(Beginning of AVAILABLE DATA)

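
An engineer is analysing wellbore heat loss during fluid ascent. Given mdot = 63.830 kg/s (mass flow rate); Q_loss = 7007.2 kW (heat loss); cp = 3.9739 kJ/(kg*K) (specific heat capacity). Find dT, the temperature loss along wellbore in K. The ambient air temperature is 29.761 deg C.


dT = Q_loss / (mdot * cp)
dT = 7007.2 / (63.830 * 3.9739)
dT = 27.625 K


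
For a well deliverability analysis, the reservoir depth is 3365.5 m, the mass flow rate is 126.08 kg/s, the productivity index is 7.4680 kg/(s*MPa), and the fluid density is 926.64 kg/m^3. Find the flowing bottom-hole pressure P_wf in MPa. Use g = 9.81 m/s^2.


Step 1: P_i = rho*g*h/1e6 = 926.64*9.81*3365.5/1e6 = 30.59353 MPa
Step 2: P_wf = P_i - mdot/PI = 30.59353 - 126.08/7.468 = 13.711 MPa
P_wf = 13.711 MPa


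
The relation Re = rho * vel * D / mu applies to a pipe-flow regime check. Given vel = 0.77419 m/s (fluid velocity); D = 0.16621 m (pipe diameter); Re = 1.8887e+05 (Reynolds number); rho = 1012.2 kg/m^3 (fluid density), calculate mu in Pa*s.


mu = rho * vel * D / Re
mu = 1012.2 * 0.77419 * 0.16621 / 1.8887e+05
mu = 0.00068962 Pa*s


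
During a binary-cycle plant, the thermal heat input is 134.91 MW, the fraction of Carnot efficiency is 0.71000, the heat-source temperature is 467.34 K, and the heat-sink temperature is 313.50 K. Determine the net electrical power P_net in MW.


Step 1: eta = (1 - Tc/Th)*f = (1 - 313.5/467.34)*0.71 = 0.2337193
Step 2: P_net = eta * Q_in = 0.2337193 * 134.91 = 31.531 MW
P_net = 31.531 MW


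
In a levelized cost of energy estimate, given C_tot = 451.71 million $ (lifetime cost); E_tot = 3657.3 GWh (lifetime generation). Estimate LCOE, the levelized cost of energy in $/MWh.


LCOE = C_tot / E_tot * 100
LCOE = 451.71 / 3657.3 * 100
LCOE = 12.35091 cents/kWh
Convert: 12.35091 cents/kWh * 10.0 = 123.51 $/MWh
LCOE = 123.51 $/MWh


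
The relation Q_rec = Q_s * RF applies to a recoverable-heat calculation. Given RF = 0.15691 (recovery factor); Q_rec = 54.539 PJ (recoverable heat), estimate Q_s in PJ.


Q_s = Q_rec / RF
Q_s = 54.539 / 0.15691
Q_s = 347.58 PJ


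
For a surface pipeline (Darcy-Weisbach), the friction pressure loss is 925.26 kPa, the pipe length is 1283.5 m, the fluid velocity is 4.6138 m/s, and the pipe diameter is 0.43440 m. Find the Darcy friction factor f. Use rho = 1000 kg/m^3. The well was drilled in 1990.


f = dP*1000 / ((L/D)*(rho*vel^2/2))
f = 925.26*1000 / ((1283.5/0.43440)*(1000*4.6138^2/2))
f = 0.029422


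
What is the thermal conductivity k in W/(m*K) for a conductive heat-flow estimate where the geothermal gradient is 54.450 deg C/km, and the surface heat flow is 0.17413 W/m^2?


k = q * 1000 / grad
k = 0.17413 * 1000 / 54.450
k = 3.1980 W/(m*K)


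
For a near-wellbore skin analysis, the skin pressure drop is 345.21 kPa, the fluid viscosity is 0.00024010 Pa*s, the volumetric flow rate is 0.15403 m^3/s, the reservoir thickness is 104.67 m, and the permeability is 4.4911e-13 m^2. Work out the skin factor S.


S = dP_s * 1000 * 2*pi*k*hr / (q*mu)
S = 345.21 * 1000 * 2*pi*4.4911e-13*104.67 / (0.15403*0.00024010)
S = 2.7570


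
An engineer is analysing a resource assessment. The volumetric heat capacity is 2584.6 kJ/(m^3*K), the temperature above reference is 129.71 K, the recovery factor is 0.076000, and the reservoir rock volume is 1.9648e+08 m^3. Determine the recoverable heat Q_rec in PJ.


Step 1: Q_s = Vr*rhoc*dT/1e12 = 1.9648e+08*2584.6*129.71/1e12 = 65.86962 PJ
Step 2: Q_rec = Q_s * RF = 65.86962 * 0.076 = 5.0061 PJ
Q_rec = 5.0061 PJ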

(End of AVAILABLE DATA)
(Beginning of AVAILABLE DATA)

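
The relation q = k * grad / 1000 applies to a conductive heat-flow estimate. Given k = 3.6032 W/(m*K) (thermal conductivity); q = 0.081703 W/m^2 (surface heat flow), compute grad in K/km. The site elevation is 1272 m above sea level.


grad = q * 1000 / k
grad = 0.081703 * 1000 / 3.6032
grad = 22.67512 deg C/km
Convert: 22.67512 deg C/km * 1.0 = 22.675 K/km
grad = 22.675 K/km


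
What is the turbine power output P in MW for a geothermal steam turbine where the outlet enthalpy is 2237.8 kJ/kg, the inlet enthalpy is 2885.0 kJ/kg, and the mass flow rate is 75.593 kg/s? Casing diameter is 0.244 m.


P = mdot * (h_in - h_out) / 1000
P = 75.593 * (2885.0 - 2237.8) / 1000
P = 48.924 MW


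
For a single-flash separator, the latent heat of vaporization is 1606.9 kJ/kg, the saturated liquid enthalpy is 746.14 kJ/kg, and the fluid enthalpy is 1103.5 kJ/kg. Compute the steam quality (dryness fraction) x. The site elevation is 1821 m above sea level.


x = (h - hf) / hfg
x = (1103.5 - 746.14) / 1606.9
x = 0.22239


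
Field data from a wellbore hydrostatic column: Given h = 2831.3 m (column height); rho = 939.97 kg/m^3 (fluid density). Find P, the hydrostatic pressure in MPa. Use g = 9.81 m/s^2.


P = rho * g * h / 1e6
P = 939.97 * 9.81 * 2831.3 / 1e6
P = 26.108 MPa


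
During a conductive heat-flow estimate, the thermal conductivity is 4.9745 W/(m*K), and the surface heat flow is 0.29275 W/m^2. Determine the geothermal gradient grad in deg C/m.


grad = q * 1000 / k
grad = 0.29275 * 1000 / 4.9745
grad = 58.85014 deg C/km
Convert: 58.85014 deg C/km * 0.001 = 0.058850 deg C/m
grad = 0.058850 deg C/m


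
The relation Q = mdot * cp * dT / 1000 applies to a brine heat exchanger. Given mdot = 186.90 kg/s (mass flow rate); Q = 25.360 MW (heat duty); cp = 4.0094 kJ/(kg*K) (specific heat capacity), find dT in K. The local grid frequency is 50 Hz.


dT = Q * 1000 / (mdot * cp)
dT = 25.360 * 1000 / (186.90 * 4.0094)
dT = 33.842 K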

(End of AVAILABLE DATA)
(Beginning of AVAILABLE DATA)

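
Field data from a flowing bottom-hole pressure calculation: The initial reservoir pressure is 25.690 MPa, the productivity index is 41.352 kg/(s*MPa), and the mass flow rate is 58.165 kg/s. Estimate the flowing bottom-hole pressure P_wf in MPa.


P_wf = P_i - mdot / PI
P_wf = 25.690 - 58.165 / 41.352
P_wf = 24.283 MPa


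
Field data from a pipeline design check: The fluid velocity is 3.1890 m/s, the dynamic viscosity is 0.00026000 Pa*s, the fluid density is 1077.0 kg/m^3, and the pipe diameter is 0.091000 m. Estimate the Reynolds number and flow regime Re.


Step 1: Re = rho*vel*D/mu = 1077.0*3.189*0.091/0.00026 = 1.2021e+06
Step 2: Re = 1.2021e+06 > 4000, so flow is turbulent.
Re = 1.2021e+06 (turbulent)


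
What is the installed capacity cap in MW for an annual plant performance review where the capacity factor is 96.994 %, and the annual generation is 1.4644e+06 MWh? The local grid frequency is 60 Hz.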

(End of AVAILABLE DATA)

From the records above, repeat exactly the lines from the one with "Field data from a pipeline" through the one with "What is the installed", both included.

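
Field data from a pipeline design check: The fluid velocity is 3.1890 m/s, the dynamic viscosity is 0.00026000 Pa*s, the fluid density is 1077.0 kg/m^3, and the pipe diameter is 0.091000 m. Estimate the Reynolds number and flow regime Re.


Step 1: Re = rho*vel*D/mu = 1077.0*3.189*0.091/0.00026 = 1.2021e+06
Step 2: Re = 1.2021e+06 > 4000, so flow is turbulent.
Re = 1.2021e+06 (turbulent)


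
What is the installed capacity cap in MW for an annual plant performance review where the capacity factor is 96.994 %, and the annual generation is 1.4644e+06 MWh? The local grid frequency is 60 Hz.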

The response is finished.